TASK TO COMPLETE
Retype every entry word for word.

DATA PROVIDED

---

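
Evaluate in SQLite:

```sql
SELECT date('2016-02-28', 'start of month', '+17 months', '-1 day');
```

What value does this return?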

---

RESPONSE TO THE EXERCISE
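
Evaluate in SQLite:

```sql
SELECT date('2016-02-28', 'start of month', '+17 months', '-1 day');
```

What value does this return?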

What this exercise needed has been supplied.